WHAT TO PRODUCE: The data must be returned exactly. No line may be left out.

Saved entries:

- Opening Delimiter -

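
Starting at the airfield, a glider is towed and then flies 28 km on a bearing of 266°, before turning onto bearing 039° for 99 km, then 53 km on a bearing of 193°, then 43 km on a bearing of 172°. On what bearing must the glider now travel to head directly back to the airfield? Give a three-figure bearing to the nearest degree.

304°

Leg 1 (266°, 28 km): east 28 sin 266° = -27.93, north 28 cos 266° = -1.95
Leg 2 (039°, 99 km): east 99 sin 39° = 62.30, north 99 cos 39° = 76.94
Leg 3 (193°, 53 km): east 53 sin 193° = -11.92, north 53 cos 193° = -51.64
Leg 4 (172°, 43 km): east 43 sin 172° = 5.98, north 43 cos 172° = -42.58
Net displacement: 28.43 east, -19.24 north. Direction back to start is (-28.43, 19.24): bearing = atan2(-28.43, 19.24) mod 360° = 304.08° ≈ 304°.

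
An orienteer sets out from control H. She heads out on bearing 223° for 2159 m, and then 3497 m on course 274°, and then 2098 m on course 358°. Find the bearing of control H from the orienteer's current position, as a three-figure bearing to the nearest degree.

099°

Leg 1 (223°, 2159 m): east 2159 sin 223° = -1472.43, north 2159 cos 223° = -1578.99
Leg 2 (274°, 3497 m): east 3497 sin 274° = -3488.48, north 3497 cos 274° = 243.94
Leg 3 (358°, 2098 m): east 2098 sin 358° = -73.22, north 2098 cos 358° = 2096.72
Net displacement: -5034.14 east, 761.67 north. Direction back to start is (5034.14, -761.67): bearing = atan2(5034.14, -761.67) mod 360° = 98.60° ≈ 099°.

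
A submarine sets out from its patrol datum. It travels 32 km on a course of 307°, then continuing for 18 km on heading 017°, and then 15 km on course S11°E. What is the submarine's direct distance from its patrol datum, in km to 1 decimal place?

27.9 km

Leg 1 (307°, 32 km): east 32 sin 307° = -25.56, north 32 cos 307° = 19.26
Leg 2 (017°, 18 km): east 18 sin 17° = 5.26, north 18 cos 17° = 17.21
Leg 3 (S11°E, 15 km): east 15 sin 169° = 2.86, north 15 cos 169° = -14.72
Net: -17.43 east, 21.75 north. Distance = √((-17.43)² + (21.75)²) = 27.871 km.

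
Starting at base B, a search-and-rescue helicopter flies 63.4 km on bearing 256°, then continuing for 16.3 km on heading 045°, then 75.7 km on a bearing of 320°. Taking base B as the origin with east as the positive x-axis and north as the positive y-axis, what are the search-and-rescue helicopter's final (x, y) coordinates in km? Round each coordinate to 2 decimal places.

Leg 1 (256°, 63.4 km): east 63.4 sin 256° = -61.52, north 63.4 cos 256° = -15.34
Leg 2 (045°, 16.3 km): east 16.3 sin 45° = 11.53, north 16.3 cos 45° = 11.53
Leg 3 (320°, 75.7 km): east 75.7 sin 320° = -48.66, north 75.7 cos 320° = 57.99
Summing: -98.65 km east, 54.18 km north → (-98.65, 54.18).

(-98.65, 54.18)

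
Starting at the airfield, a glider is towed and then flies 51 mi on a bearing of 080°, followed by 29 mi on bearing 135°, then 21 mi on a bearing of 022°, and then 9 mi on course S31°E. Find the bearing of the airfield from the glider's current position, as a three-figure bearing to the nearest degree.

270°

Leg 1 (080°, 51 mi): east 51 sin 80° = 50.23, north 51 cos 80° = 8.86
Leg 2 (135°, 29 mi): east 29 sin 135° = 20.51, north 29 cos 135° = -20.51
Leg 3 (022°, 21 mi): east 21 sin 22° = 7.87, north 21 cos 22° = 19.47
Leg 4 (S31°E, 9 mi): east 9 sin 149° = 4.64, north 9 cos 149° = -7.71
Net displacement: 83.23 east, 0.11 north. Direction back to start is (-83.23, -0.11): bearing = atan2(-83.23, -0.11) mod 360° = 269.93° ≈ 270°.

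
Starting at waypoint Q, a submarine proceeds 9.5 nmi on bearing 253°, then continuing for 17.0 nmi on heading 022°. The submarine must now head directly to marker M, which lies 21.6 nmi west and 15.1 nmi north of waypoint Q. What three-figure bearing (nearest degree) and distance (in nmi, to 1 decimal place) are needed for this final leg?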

- Closing Delimiter -

TASK SOLUTION:
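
Starting at the airfield, a glider is towed and then flies 28 km on a bearing of 266°, before turning onto bearing 039° for 99 km, then 53 km on a bearing of 193°, then 43 km on a bearing of 172°. On what bearing must the glider now travel to head directly back to the airfield? Give a three-figure bearing to the nearest degree.

304°

Leg 1 (266°, 28 km): east 28 sin 266° = -27.93, north 28 cos 266° = -1.95
Leg 2 (039°, 99 km): east 99 sin 39° = 62.30, north 99 cos 39° = 76.94
Leg 3 (193°, 53 km): east 53 sin 193° = -11.92, north 53 cos 193° = -51.64
Leg 4 (172°, 43 km): east 43 sin 172° = 5.98, north 43 cos 172° = -42.58
Net displacement: 28.43 east, -19.24 north. Direction back to start is (-28.43, 19.24): bearing = atan2(-28.43, 19.24) mod 360° = 304.08° ≈ 304°.

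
An orienteer sets out from control H. She heads out on bearing 223° for 2159 m, and then 3497 m on course 274°, and then 2098 m on course 358°. Find the bearing of control H from the orienteer's current position, as a three-figure bearing to the nearest degree.

099°

Leg 1 (223°, 2159 m): east 2159 sin 223° = -1472.43, north 2159 cos 223° = -1578.99
Leg 2 (274°, 3497 m): east 3497 sin 274° = -3488.48, north 3497 cos 274° = 243.94
Leg 3 (358°, 2098 m): east 2098 sin 358° = -73.22, north 2098 cos 358° = 2096.72
Net displacement: -5034.14 east, 761.67 north. Direction back to start is (5034.14, -761.67): bearing = atan2(5034.14, -761.67) mod 360° = 98.60° ≈ 099°.

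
A submarine sets out from its patrol datum. It travels 32 km on a course of 307°, then continuing for 18 km on heading 017°, and then 15 km on course S11°E. What is the submarine's direct distance from its patrol datum, in km to 1 decimal place?

27.9 km

Leg 1 (307°, 32 km): east 32 sin 307° = -25.56, north 32 cos 307° = 19.26
Leg 2 (017°, 18 km): east 18 sin 17° = 5.26, north 18 cos 17° = 17.21
Leg 3 (S11°E, 15 km): east 15 sin 169° = 2.86, north 15 cos 169° = -14.72
Net: -17.43 east, 21.75 north. Distance = √((-17.43)² + (21.75)²) = 27.871 km.

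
Starting at base B, a search-and-rescue helicopter flies 63.4 km on bearing 256°, then continuing for 16.3 km on heading 045°, then 75.7 km on a bearing of 320°. Taking base B as the origin with east as the positive x-axis and north as the positive y-axis, what are the search-and-rescue helicopter's final (x, y) coordinates in km? Round each coordinate to 2 decimal places.

Leg 1 (256°, 63.4 km): east 63.4 sin 256° = -61.52, north 63.4 cos 256° = -15.34
Leg 2 (045°, 16.3 km): east 16.3 sin 45° = 11.53, north 16.3 cos 45° = 11.53
Leg 3 (320°, 75.7 km): east 75.7 sin 320° = -48.66, north 75.7 cos 320° = 57.99
Summing: -98.65 km east, 54.18 km north → (-98.65, 54.18).

(-98.65, 54.18)

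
Starting at the airfield, a glider is towed and then flies 51 mi on a bearing of 080°, followed by 29 mi on bearing 135°, then 21 mi on a bearing of 022°, and then 9 mi on course S31°E. Find the bearing of the airfield from the glider's current position, as a three-figure bearing to the nearest degree.

270°

Leg 1 (080°, 51 mi): east 51 sin 80° = 50.23, north 51 cos 80° = 8.86
Leg 2 (135°, 29 mi): east 29 sin 135° = 20.51, north 29 cos 135° = -20.51
Leg 3 (022°, 21 mi): east 21 sin 22° = 7.87, north 21 cos 22° = 19.47
Leg 4 (S31°E, 9 mi): east 9 sin 149° = 4.64, north 9 cos 149° = -7.71
Net displacement: 83.23 east, 0.11 north. Direction back to start is (-83.23, -0.11): bearing = atan2(-83.23, -0.11) mod 360° = 269.93° ≈ 270°.

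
Starting at waypoint Q, a submarine proceeds 9.5 nmi on bearing 253°, then continuing for 17.0 nmi on heading 022°. The submarine must now head directly to marker M, which lies 21.6 nmi west and 15.1 nmi north of waypoint Q. What three-figure bearing (nearest degree) and distance (in nmi, to 1 decimal place) are needed for this final leg?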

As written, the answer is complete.